:: Data listing ::

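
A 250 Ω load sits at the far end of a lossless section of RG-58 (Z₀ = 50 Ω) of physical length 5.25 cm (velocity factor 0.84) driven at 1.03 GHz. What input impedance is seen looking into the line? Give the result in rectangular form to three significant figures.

Z_in ≈ 10.5 − j10.8 Ω

λ = v/f = 0.84·c / 1.03 GHz = 0.245 m
βl = 2π·l/λ = 2π × 0.215 = 77.2°
tan(βl) = tan(77.2°) = 4.42
Z_in = Z_0·(Z_L + jZ_0·tanβl)/(Z_0 + jZ_L·tanβl)
     = 50·(250 + j221)/(50 + j1100)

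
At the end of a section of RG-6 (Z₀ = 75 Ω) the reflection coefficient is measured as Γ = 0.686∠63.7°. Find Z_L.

Z_L ≈ 46 + j107 Ω

Z_L = Z_0·(1 + Γ)/(1 − Γ) = 75·(1.3 + j0.615)/(0.696 − j0.615)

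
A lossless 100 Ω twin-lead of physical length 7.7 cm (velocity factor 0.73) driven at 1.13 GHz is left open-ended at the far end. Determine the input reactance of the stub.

X_in ≈ 133 Ω (inductive)

λ = v/f = 0.73·c / 1.13 GHz = 0.194 m
βl = 2π·l/λ = 2π × 0.397 = 143°
tan(βl) = -0.753
For an open-ended stub, Z_in = −jZ_0·cot(βl) = −jZ_0/tan(βl)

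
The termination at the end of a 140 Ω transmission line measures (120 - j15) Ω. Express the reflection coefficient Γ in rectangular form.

Γ ≈ -0.0734 − j0.0619

Γ = (Z_L − Z_0)/(Z_L + Z_0) = (-20 − j15)/(260 − j15)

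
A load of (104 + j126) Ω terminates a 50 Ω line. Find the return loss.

Γ = (54 + j126)/(154 + j126), |Γ| = 0.689
RL = −20·log₁₀|Γ| = −20·log₁₀(0.689)

RL ≈ 3.24 dB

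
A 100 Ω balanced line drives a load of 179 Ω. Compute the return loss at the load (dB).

RL ≈ 11 dB

Γ = (179 − 100)/(179 + 100) = 0.283
RL = −20·log₁₀|Γ| = −20·log₁₀(0.283)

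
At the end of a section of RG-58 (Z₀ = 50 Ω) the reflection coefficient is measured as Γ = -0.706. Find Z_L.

Z_L ≈ 8.62 Ω

Z_L = Z_0·(1 + Γ)/(1 − Γ) = 50·(0.294)/(1.71)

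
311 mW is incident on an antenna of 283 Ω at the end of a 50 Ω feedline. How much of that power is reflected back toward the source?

P_reflected ≈ 152 mW

Γ = (283 − 50)/(283 + 50) = 0.7
|Γ|² = 0.49
P_refl = |Γ|²·P_inc = 152 mW, P_del = (1 − |Γ|²)·P_inc = 159 mW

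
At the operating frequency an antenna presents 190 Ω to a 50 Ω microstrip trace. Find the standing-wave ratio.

VSWR ≈ 3.8

Γ = (190 − 50)/(190 + 50) = 0.583
VSWR = (1 + 0.583)/(1 − 0.583)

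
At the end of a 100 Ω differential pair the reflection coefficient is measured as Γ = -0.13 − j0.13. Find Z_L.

Z_L = Z_0·(1 + Γ)/(1 − Γ) = 100·(0.87 − j0.13)/(1.13 + j0.13)

Z_L ≈ 74.7 − j20.1 Ω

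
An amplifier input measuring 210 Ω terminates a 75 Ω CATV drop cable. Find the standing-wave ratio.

For a purely resistive load, VSWR = R_L/Z_0 or Z_0/R_L (whichever > 1) = 210/75

VSWR ≈ 2.8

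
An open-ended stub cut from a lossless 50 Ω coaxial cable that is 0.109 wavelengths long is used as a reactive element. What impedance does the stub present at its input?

Z_in ≈ −j61.2 Ω

βl = 2π × 0.109 = 39.2°
tan(βl) = 0.817
For an open-ended stub, Z_in = −jZ_0·cot(βl) = −jZ_0/tan(βl)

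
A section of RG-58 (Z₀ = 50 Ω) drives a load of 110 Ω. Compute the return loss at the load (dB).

Γ = (110 − 50)/(110 + 50) = 0.375
RL = −20·log₁₀|Γ| = −20·log₁₀(0.375)

RL ≈ 8.52 dB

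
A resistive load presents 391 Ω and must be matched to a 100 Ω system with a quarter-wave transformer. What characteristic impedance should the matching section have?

Z_qwt = √(Z_0·R_L) = √(100 × 391) = √39100

Z_qwt ≈ 198 Ω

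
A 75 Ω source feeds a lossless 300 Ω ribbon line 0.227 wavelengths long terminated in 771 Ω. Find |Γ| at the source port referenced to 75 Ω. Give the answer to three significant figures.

|Γ| ≈ 0.29

βl = 2π × 0.227 = 81.7°
tan(βl) = 6.87
Z_in = Z_0·(Z_L + jZ_0·tanβl)/(Z_0 + jZ_L·tanβl) = 119 − j36.9 Ω
Γ_s = (Z_in − Z_s)/(Z_in + Z_s) = (43.8 − j36.9)/(194 − j36.9), |Γ_s| = 0.29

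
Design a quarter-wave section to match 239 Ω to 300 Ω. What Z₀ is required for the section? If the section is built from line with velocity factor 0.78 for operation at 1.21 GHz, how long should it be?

Z_qwt ≈ 268 Ω; length ≈ 4.83 cm

Z_qwt = √(Z_0·R_L) = √(300 × 239) = √71700
λ = 0.78·c/f = 0.193 m, so l = λ/4 = 0.0483 m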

:::

▸ **Work request**
Take the entries above and write them out again unchanged.

▸ **Task response**
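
A 250 Ω load sits at the far end of a lossless section of RG-58 (Z₀ = 50 Ω) of physical length 5.25 cm (velocity factor 0.84) driven at 1.03 GHz. What input impedance is seen looking into the line? Give the result in rectangular form to three significant figures.

Z_in ≈ 10.5 − j10.8 Ω

λ = v/f = 0.84·c / 1.03 GHz = 0.245 m
βl = 2π·l/λ = 2π × 0.215 = 77.2°
tan(βl) = tan(77.2°) = 4.42
Z_in = Z_0·(Z_L + jZ_0·tanβl)/(Z_0 + jZ_L·tanβl)
     = 50·(250 + j221)/(50 + j1100)

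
At the end of a section of RG-6 (Z₀ = 75 Ω) the reflection coefficient is measured as Γ = 0.686∠63.7°. Find Z_L.

Z_L ≈ 46 + j107 Ω

Z_L = Z_0·(1 + Γ)/(1 − Γ) = 75·(1.3 + j0.615)/(0.696 − j0.615)

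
A lossless 100 Ω twin-lead of physical length 7.7 cm (velocity factor 0.73) driven at 1.13 GHz is left open-ended at the far end. Determine the input reactance of the stub.

X_in ≈ 133 Ω (inductive)

λ = v/f = 0.73·c / 1.13 GHz = 0.194 m
βl = 2π·l/λ = 2π × 0.397 = 143°
tan(βl) = -0.753
For an open-ended stub, Z_in = −jZ_0·cot(βl) = −jZ_0/tan(βl)

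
The termination at the end of a 140 Ω transmission line measures (120 - j15) Ω. Express the reflection coefficient Γ in rectangular form.

Γ ≈ -0.0734 − j0.0619

Γ = (Z_L − Z_0)/(Z_L + Z_0) = (-20 − j15)/(260 − j15)

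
A load of (104 + j126) Ω terminates a 50 Ω line. Find the return loss.

Γ = (54 + j126)/(154 + j126), |Γ| = 0.689
RL = −20·log₁₀|Γ| = −20·log₁₀(0.689)

RL ≈ 3.24 dB

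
A 100 Ω balanced line drives a load of 179 Ω. Compute the return loss at the load (dB).

RL ≈ 11 dB

Γ = (179 − 100)/(179 + 100) = 0.283
RL = −20·log₁₀|Γ| = −20·log₁₀(0.283)

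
At the end of a section of RG-58 (Z₀ = 50 Ω) the reflection coefficient is measured as Γ = -0.706. Find Z_L.

Z_L ≈ 8.62 Ω

Z_L = Z_0·(1 + Γ)/(1 − Γ) = 50·(0.294)/(1.71)

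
311 mW is incident on an antenna of 283 Ω at the end of a 50 Ω feedline. How much of that power is reflected back toward the source?

P_reflected ≈ 152 mW

Γ = (283 − 50)/(283 + 50) = 0.7
|Γ|² = 0.49
P_refl = |Γ|²·P_inc = 152 mW, P_del = (1 − |Γ|²)·P_inc = 159 mW

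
At the operating frequency an antenna presents 190 Ω to a 50 Ω microstrip trace. Find the standing-wave ratio.

VSWR ≈ 3.8

Γ = (190 − 50)/(190 + 50) = 0.583
VSWR = (1 + 0.583)/(1 − 0.583)

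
At the end of a 100 Ω differential pair the reflection coefficient is measured as Γ = -0.13 − j0.13. Find Z_L.

Z_L = Z_0·(1 + Γ)/(1 − Γ) = 100·(0.87 − j0.13)/(1.13 + j0.13)

Z_L ≈ 74.7 − j20.1 Ω

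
An amplifier input measuring 210 Ω terminates a 75 Ω CATV drop cable. Find the standing-wave ratio.

For a purely resistive load, VSWR = R_L/Z_0 or Z_0/R_L (whichever > 1) = 210/75

VSWR ≈ 2.8

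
An open-ended stub cut from a lossless 50 Ω coaxial cable that is 0.109 wavelengths long is used as a reactive element. What impedance does the stub present at its input?

Z_in ≈ −j61.2 Ω

βl = 2π × 0.109 = 39.2°
tan(βl) = 0.817
For an open-ended stub, Z_in = −jZ_0·cot(βl) = −jZ_0/tan(βl)

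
A section of RG-58 (Z₀ = 50 Ω) drives a load of 110 Ω. Compute the return loss at the load (dB).

Γ = (110 − 50)/(110 + 50) = 0.375
RL = −20·log₁₀|Γ| = −20·log₁₀(0.375)

RL ≈ 8.52 dB

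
A resistive load presents 391 Ω and must be matched to a 100 Ω system with a quarter-wave transformer. What characteristic impedance should the matching section have?

Z_qwt = √(Z_0·R_L) = √(100 × 391) = √39100

Z_qwt ≈ 198 Ω

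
A 75 Ω source feeds a lossless 300 Ω ribbon line 0.227 wavelengths long terminated in 771 Ω. Find |Γ| at the source port referenced to 75 Ω. Give the answer to three significant figures.

|Γ| ≈ 0.29

βl = 2π × 0.227 = 81.7°
tan(βl) = 6.87
Z_in = Z_0·(Z_L + jZ_0·tanβl)/(Z_0 + jZ_L·tanβl) = 119 − j36.9 Ω
Γ_s = (Z_in − Z_s)/(Z_in + Z_s) = (43.8 − j36.9)/(194 − j36.9), |Γ_s| = 0.29

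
Design a quarter-wave section to match 239 Ω to 300 Ω. What Z₀ is required for the section? If the section is built from line with velocity factor 0.78 for operation at 1.21 GHz, how long should it be?

Z_qwt ≈ 268 Ω; length ≈ 4.83 cm

Z_qwt = √(Z_0·R_L) = √(300 × 239) = √71700
λ = 0.78·c/f = 0.193 m, so l = λ/4 = 0.0483 m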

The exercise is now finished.